*What the task asks*. Transcribe the stretch of entries below from the line with "What is $M +" through the line with "Answer: $1 - 4", exactly and with both ends included; leave out all other lines.

*Source material*.

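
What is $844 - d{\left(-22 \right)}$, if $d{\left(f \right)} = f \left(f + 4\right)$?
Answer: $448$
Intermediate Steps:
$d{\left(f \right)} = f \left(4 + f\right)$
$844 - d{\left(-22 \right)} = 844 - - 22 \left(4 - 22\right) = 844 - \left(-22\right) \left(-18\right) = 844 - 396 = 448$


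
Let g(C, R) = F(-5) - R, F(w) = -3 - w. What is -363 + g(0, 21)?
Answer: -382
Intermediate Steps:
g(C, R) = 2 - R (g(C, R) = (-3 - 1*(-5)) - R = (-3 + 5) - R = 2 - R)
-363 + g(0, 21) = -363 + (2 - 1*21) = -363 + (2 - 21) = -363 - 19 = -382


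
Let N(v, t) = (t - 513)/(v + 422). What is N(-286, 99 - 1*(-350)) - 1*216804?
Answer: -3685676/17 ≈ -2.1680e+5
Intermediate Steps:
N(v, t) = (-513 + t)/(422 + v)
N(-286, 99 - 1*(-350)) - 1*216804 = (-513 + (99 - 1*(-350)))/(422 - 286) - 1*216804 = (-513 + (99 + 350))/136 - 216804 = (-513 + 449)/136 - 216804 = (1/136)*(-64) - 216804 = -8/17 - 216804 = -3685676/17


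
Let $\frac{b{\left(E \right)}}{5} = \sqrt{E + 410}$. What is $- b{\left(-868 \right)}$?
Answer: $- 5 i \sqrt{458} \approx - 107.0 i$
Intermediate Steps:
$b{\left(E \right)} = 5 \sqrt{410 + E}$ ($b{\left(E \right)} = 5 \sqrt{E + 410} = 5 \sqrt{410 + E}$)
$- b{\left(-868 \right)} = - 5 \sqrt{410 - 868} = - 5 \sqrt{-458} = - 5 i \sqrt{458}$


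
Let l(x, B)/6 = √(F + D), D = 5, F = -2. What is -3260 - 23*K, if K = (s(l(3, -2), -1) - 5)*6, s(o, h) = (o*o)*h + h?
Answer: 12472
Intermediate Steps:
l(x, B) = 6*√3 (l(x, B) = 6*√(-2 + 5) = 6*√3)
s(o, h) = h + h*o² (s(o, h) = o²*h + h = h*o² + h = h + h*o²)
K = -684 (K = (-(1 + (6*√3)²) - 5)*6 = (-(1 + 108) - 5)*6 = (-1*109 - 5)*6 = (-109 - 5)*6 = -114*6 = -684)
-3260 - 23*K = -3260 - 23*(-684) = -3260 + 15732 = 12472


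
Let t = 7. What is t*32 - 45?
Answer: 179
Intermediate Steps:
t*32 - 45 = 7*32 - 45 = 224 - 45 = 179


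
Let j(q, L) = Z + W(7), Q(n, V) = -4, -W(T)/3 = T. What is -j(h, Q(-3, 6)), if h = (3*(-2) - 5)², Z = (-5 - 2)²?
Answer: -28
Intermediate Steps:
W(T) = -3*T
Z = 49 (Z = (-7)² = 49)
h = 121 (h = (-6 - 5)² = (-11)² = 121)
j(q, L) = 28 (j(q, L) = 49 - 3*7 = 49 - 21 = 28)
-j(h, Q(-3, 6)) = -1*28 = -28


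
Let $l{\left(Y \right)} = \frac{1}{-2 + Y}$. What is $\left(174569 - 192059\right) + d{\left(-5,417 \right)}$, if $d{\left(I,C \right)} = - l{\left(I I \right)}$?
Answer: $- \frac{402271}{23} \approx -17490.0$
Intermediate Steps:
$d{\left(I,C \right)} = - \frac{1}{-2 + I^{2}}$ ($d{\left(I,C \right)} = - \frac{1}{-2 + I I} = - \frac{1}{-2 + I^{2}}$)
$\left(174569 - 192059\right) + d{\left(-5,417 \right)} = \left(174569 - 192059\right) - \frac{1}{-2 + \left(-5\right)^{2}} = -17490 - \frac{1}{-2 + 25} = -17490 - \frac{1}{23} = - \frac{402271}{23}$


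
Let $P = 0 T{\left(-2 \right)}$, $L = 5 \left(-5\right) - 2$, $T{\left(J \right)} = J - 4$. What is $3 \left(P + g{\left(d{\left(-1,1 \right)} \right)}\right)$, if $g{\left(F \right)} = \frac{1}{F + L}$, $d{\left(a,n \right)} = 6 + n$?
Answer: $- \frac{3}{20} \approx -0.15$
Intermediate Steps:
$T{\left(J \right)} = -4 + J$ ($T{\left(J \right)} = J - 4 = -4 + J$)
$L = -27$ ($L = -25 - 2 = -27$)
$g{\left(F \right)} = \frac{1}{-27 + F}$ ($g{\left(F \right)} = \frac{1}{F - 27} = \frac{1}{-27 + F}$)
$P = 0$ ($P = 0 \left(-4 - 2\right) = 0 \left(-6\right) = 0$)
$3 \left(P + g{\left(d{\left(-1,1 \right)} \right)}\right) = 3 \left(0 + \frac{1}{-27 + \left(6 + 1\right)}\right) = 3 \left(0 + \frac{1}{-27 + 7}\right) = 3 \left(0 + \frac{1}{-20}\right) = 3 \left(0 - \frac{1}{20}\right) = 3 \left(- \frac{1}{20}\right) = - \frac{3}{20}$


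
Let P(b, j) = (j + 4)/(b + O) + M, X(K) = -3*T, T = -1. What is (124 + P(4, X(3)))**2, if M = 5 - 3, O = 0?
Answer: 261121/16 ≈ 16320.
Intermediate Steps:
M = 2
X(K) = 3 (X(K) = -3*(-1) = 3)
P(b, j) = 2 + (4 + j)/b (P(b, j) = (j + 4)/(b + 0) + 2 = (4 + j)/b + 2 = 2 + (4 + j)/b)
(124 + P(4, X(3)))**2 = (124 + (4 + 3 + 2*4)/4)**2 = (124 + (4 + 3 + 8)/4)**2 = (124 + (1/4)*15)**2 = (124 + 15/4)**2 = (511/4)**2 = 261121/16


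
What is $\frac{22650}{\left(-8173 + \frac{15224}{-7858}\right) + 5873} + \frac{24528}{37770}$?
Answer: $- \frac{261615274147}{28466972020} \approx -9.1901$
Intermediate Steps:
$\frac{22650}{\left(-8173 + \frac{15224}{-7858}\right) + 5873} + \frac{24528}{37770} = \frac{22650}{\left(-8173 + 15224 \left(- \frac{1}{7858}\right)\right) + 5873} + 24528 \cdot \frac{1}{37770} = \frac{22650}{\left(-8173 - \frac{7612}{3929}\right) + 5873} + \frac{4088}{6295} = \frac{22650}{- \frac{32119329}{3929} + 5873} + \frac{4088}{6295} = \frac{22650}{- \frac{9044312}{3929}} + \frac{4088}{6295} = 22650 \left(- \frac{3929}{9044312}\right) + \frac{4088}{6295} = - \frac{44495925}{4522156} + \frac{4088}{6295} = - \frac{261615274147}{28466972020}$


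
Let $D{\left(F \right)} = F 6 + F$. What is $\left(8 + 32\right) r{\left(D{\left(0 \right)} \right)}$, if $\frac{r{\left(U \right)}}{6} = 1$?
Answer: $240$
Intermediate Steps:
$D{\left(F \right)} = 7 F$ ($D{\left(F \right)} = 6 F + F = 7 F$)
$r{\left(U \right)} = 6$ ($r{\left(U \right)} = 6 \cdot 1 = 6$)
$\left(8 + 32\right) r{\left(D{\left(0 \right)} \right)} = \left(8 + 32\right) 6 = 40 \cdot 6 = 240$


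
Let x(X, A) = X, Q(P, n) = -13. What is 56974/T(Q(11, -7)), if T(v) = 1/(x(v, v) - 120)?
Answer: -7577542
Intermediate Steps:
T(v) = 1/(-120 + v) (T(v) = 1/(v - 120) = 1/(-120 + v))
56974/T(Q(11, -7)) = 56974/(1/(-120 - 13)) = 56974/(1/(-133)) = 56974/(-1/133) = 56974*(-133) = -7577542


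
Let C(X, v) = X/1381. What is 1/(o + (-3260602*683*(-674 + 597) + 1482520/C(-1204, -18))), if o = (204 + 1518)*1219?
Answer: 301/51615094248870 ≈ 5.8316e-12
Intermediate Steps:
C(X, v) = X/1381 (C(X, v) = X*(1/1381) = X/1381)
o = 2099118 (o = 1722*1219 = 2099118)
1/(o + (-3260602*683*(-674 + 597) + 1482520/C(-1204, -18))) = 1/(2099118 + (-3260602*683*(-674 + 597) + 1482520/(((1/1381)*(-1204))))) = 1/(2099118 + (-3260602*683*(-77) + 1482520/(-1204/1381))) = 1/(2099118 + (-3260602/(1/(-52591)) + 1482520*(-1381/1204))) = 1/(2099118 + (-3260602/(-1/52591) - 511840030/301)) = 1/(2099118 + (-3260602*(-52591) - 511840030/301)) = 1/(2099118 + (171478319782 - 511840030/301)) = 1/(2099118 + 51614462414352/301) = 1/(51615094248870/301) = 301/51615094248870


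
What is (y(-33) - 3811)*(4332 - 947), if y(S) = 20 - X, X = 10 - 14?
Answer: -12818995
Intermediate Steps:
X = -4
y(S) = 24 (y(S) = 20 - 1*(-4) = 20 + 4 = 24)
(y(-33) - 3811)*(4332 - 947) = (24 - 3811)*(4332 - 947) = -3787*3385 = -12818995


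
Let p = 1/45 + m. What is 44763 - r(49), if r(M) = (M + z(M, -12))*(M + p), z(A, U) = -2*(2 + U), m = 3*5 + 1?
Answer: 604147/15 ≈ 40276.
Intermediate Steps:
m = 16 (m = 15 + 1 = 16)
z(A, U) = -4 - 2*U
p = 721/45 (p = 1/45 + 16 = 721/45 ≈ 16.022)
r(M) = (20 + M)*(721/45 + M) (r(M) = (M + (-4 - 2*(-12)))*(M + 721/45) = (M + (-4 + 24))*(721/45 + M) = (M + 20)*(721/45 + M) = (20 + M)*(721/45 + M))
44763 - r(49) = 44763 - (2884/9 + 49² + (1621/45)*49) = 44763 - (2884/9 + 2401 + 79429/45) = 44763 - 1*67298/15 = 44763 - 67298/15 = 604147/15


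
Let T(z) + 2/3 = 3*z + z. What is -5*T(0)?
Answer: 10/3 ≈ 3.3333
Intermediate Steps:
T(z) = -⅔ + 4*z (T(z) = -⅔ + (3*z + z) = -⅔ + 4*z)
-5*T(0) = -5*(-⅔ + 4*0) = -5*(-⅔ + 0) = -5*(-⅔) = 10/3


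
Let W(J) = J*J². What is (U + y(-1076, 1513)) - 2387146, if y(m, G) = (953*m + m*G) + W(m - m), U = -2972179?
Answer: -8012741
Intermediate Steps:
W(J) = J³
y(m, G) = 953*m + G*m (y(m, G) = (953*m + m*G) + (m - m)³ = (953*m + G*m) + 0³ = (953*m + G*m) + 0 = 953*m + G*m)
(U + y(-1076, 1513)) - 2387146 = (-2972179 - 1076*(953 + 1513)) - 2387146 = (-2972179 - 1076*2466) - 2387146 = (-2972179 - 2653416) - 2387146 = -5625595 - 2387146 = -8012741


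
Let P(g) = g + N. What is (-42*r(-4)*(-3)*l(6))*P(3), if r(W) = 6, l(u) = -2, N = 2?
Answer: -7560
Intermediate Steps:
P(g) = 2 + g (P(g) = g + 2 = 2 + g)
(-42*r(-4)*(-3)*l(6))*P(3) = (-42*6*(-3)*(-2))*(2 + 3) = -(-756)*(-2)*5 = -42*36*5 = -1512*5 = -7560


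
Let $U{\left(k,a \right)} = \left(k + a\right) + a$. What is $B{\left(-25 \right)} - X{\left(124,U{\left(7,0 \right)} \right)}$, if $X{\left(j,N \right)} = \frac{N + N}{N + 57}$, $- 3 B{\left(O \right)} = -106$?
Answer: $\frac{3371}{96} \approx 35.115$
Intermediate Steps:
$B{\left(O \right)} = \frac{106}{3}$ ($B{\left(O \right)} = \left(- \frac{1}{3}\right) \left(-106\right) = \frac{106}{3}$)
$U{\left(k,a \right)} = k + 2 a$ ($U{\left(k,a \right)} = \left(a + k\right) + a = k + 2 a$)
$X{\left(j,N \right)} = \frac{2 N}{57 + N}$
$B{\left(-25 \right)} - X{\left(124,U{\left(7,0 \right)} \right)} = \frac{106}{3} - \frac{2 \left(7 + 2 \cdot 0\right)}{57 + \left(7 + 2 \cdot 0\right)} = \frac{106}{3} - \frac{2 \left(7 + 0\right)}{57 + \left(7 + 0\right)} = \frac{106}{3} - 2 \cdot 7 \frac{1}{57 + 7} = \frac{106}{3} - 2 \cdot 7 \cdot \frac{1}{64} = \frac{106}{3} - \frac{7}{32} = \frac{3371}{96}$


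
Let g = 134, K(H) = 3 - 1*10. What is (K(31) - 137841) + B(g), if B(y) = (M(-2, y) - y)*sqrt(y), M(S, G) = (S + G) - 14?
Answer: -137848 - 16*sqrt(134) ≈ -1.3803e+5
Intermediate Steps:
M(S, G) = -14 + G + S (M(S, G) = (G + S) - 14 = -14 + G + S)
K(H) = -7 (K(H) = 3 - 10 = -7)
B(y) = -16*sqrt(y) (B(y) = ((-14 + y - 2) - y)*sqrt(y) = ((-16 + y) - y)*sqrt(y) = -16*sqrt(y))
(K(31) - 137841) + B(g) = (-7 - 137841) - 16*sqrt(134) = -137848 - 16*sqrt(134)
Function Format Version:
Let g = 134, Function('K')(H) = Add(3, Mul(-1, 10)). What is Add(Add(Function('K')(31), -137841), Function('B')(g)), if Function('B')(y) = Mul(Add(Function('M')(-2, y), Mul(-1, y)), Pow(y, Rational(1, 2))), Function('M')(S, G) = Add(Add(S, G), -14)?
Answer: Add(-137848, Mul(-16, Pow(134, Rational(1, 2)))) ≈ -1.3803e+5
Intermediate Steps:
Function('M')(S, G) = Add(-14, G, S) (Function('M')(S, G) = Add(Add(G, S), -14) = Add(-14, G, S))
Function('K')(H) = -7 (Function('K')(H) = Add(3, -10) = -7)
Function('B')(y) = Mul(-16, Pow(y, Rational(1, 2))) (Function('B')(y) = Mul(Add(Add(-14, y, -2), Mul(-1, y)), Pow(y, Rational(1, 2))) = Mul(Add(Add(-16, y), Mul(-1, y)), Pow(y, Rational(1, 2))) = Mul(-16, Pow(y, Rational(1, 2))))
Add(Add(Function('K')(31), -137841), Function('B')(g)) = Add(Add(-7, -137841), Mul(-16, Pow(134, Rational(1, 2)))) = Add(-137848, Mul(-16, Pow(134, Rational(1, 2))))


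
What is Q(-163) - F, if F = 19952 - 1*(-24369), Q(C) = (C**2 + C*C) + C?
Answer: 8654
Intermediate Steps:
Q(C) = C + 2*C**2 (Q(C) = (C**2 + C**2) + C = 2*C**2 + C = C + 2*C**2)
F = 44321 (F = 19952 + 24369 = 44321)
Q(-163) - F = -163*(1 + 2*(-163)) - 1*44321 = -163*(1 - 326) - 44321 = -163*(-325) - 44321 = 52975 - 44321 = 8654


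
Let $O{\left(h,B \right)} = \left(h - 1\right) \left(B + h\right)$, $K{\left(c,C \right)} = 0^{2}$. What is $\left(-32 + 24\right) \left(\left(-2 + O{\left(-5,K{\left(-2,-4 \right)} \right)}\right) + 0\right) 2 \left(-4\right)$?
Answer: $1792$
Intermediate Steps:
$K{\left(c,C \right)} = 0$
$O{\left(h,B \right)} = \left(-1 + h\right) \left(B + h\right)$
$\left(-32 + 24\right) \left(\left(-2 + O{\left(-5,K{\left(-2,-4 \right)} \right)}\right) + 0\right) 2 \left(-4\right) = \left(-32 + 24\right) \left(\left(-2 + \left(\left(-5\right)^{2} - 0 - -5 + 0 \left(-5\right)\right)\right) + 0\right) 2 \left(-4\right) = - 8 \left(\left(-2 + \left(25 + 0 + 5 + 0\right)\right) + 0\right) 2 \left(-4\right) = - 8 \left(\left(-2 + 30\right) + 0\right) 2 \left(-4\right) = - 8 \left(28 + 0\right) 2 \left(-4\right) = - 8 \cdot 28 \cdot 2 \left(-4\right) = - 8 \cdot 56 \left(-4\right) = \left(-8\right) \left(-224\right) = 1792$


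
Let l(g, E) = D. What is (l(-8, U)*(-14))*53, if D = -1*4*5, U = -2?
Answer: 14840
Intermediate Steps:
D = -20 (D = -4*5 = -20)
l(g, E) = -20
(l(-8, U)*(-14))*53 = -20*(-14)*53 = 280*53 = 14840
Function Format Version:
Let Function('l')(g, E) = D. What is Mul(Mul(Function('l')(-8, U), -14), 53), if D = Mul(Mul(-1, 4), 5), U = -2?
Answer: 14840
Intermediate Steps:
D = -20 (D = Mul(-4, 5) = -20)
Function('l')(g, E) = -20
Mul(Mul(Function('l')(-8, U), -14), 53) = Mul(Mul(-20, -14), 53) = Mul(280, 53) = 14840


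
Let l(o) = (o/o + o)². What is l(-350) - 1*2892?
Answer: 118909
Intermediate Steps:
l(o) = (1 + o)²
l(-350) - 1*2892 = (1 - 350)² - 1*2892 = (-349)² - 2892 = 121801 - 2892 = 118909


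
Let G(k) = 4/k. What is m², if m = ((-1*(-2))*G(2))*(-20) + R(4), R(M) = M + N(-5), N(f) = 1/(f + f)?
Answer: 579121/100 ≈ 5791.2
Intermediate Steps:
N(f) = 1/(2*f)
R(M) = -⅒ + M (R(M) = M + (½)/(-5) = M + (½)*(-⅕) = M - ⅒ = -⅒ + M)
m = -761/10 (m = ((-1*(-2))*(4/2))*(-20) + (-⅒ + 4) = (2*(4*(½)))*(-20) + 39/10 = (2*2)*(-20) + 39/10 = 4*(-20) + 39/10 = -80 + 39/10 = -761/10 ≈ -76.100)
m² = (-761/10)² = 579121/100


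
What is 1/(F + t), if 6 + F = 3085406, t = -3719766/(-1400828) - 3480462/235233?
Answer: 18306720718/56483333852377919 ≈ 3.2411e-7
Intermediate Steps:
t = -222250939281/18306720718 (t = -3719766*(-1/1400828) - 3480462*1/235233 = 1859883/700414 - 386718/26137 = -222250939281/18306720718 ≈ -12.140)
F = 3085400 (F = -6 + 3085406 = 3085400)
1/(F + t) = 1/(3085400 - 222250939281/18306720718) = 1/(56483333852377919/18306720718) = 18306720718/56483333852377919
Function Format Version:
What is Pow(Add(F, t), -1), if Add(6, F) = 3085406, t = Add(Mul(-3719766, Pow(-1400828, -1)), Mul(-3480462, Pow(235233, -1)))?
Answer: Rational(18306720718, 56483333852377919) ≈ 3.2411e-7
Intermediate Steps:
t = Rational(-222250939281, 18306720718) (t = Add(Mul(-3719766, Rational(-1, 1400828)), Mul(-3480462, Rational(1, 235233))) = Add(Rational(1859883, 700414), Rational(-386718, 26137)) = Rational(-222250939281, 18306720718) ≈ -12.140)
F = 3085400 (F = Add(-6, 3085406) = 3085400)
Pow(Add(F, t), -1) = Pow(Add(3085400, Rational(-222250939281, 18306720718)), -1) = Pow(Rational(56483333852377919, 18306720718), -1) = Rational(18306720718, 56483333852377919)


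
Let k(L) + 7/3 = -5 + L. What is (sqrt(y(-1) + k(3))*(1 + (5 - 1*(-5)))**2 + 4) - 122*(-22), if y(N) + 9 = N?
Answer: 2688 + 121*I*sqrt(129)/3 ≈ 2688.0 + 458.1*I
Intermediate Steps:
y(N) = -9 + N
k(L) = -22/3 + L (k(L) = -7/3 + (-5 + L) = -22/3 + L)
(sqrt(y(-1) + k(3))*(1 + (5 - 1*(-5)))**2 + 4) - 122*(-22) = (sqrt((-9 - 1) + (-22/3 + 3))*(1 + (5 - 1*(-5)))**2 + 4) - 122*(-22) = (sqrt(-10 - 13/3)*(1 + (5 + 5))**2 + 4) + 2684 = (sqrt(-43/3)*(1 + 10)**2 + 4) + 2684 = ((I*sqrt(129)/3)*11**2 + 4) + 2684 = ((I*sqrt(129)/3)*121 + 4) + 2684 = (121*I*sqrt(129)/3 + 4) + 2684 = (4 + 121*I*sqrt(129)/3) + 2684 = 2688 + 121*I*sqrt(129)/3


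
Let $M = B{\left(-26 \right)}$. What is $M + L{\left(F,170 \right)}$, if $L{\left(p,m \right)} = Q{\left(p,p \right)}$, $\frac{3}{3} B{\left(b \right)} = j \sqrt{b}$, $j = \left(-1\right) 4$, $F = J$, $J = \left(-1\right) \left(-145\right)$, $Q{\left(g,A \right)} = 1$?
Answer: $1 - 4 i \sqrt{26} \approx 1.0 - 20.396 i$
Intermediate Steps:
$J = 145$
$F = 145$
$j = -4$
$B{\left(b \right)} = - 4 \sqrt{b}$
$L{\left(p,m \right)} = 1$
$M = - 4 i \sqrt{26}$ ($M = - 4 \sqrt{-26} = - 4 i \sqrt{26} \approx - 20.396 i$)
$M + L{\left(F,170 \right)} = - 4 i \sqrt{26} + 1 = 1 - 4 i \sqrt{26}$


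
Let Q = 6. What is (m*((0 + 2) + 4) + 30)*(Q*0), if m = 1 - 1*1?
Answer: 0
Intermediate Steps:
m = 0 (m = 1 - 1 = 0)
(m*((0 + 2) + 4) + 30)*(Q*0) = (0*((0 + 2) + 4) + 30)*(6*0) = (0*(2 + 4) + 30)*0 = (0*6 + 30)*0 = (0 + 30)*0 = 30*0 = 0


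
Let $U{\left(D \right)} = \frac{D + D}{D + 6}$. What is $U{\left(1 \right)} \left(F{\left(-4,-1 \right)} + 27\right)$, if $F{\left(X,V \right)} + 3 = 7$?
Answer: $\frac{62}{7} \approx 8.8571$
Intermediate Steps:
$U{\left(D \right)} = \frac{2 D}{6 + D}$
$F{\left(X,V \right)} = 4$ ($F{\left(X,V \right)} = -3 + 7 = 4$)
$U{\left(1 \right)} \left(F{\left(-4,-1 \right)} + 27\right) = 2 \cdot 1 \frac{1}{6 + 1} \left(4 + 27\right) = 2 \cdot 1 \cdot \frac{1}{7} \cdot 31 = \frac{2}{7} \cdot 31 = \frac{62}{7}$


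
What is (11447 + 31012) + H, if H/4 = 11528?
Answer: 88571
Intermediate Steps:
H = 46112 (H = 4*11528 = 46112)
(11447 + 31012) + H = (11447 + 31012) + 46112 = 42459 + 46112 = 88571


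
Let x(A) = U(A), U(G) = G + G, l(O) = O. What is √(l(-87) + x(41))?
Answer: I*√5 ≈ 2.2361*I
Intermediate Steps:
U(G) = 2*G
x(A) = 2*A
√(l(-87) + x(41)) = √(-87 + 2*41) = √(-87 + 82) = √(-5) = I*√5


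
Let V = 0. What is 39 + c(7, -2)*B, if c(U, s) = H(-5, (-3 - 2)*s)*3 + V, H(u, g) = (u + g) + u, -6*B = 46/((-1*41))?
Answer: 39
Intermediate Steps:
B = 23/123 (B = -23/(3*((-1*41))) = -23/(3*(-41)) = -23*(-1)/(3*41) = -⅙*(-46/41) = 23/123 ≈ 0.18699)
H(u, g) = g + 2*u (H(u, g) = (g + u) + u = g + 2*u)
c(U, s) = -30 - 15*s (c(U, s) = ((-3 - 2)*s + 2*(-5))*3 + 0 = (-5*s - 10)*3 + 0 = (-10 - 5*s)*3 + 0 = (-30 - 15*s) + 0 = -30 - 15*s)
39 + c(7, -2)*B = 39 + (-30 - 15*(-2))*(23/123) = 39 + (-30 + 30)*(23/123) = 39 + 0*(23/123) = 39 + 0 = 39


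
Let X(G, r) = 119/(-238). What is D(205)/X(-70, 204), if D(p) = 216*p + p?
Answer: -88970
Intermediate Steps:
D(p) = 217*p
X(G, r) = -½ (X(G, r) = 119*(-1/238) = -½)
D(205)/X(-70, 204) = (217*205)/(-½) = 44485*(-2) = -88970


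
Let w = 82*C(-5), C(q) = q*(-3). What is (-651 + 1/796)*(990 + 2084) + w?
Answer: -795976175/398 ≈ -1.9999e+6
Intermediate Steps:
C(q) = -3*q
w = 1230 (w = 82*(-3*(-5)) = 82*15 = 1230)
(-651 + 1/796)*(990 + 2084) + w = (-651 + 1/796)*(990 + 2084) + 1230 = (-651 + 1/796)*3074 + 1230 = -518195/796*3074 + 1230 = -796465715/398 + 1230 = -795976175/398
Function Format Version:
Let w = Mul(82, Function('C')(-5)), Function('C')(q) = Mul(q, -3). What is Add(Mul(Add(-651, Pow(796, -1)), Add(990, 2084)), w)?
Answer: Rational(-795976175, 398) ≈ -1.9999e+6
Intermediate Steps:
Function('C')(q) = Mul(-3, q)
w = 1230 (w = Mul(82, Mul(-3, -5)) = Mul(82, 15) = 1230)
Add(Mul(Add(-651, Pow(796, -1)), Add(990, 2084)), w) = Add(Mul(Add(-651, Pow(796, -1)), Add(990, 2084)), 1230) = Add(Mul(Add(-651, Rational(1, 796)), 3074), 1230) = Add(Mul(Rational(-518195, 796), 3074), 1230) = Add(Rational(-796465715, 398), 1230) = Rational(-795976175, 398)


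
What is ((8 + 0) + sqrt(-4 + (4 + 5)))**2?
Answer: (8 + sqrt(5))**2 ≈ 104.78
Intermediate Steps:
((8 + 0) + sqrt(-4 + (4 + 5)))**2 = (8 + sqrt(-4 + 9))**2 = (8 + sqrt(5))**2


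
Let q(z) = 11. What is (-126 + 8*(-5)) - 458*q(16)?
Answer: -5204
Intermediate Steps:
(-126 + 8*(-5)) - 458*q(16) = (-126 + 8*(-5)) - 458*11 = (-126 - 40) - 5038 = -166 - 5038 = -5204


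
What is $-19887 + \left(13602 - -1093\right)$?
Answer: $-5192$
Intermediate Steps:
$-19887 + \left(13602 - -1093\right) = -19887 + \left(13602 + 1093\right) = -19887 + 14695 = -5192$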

*Worked solution*.
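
Let $M = B{\left(-26 \right)}$. What is $M + L{\left(F,170 \right)}$, if $L{\left(p,m \right)} = Q{\left(p,p \right)}$, $\frac{3}{3} B{\left(b \right)} = j \sqrt{b}$, $j = \left(-1\right) 4$, $F = J$, $J = \left(-1\right) \left(-145\right)$, $Q{\left(g,A \right)} = 1$?
Answer: $1 - 4 i \sqrt{26} \approx 1.0 - 20.396 i$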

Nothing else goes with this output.